Saved entries

_ _ _ _ _ _ _

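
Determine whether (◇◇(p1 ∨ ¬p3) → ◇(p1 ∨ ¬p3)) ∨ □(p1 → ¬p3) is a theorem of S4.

Valid

Tableau for the negation ¬((◇◇(p1 ∨ ¬p3) → ◇(p1 ∨ ¬p3)) ∨ □(p1 → ¬p3)):
1. ¬((◇◇(p1 ∨ ¬p3) → ◇(p1 ∨ ¬p3)) ∨ □(p1 → ¬p3)), u
2. ¬(◇◇(p1 ∨ ¬p3) → ◇(p1 ∨ ¬p3)), u
3. ¬□(p1 → ¬p3), u
4. ◇◇(p1 ∨ ¬p3), u
5. ¬◇(p1 ∨ ¬p3), u
6. ¬(p1 ∨ ¬p3), u
7. ¬p1, u
8. p3, u
9. ¬(p1 → ¬p3), v
10. p1, v
11. p3, v
12. ¬(p1 ∨ ¬p3), v
13. ¬p1, v
Accessibility: uRu, uRv, vRv
Branch closes: p1 and ¬p1 both at v.
All branches of the negation close; one closing branch shown above.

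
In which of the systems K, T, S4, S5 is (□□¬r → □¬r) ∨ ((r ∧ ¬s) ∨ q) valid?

T, S4, S5

K-tableau for the negation ¬((□□¬r → □¬r) ∨ ((r ∧ ¬s) ∨ q)):
1. ¬((□□¬r → □¬r) ∨ ((r ∧ ¬s) ∨ q)), u
2. ¬(□□¬r → □¬r), u
3. ¬((r ∧ ¬s) ∨ q), u
4. □□¬r, u
5. ¬□¬r, u
6. ¬(r ∧ ¬s), u
7. ¬q, u
8. s, u
9. r, v
10. □¬r, v
Accessibility: uRv
Complete open branch: countermodel on a K-frame, so not valid in K.
T-tableau for the negation ¬((□□¬r → □¬r) ∨ ((r ∧ ¬s) ∨ q)):
1. ¬((□□¬r → □¬r) ∨ ((r ∧ ¬s) ∨ q)), u
2. ¬(□□¬r → □¬r), u
3. ¬((r ∧ ¬s) ∨ q), u
4. □□¬r, u
5. ¬□¬r, u
6. ¬(r ∧ ¬s), u
7. ¬q, u
8. □¬r, u
9. ¬r, u
10. s, u
11. r, v
12. □¬r, v
13. ¬r, v
Accessibility: uRu, uRv, vRv
Branch closes: r and ¬r both at v.
Every branch closes (one shown): valid in T, hence also in S4, S5 (every theorem of T is a theorem of S4 and S5).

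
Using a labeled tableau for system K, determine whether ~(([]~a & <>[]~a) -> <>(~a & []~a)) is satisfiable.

Unsatisfiable

1. ~(([]~a & <>[]~a) -> <>(~a & []~a)), u
2. []~a & <>[]~a, u
3. ~<>(~a & []~a), u
4. []~a, u
5. <>[]~a, u
6. []~a, v
7. ~(~a & []~a), v
8. ~a, v
9. ~[]~a, v
10. a, w
11. ~a, w
Accessibility: uRv, vRw
Branch closes: a and ~a both at w.
All branches of the tableau close; one closing branch shown above.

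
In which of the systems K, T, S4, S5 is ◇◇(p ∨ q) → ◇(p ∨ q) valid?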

_ _ _ _ _ _ _

_Problem details:_ Each record, from first to last, should be returned verbatim.

_Solution for this problem:_
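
Determine whether (◇◇(p1 ∨ ¬p3) → ◇(p1 ∨ ¬p3)) ∨ □(p1 → ¬p3) is a theorem of S4.

Valid

Tableau for the negation ¬((◇◇(p1 ∨ ¬p3) → ◇(p1 ∨ ¬p3)) ∨ □(p1 → ¬p3)):
1. ¬((◇◇(p1 ∨ ¬p3) → ◇(p1 ∨ ¬p3)) ∨ □(p1 → ¬p3)), u
2. ¬(◇◇(p1 ∨ ¬p3) → ◇(p1 ∨ ¬p3)), u
3. ¬□(p1 → ¬p3), u
4. ◇◇(p1 ∨ ¬p3), u
5. ¬◇(p1 ∨ ¬p3), u
6. ¬(p1 ∨ ¬p3), u
7. ¬p1, u
8. p3, u
9. ¬(p1 → ¬p3), v
10. p1, v
11. p3, v
12. ¬(p1 ∨ ¬p3), v
13. ¬p1, v
Accessibility: uRu, uRv, vRv
Branch closes: p1 and ¬p1 both at v.
All branches of the negation close; one closing branch shown above.

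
In which of the systems K, T, S4, S5 is (□□¬r → □¬r) ∨ ((r ∧ ¬s) ∨ q) valid?

T, S4, S5

K-tableau for the negation ¬((□□¬r → □¬r) ∨ ((r ∧ ¬s) ∨ q)):
1. ¬((□□¬r → □¬r) ∨ ((r ∧ ¬s) ∨ q)), u
2. ¬(□□¬r → □¬r), u
3. ¬((r ∧ ¬s) ∨ q), u
4. □□¬r, u
5. ¬□¬r, u
6. ¬(r ∧ ¬s), u
7. ¬q, u
8. s, u
9. r, v
10. □¬r, v
Accessibility: uRv
Complete open branch: countermodel on a K-frame, so not valid in K.
T-tableau for the negation ¬((□□¬r → □¬r) ∨ ((r ∧ ¬s) ∨ q)):
1. ¬((□□¬r → □¬r) ∨ ((r ∧ ¬s) ∨ q)), u
2. ¬(□□¬r → □¬r), u
3. ¬((r ∧ ¬s) ∨ q), u
4. □□¬r, u
5. ¬□¬r, u
6. ¬(r ∧ ¬s), u
7. ¬q, u
8. □¬r, u
9. ¬r, u
10. s, u
11. r, v
12. □¬r, v
13. ¬r, v
Accessibility: uRu, uRv, vRv
Branch closes: r and ¬r both at v.
Every branch closes (one shown): valid in T, hence also in S4, S5 (every theorem of T is a theorem of S4 and S5).

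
Using a labeled tableau for system K, determine whether ~(([]~a & <>[]~a) -> <>(~a & []~a)) is satisfiable.

Unsatisfiable

1. ~(([]~a & <>[]~a) -> <>(~a & []~a)), u
2. []~a & <>[]~a, u
3. ~<>(~a & []~a), u
4. []~a, u
5. <>[]~a, u
6. []~a, v
7. ~(~a & []~a), v
8. ~a, v
9. ~[]~a, v
10. a, w
11. ~a, w
Accessibility: uRv, vRw
Branch closes: a and ~a both at w.
All branches of the tableau close; one closing branch shown above.

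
In which of the systems K, T, S4, S5 is ◇◇(p ∨ q) → ◇(p ∨ q) valid?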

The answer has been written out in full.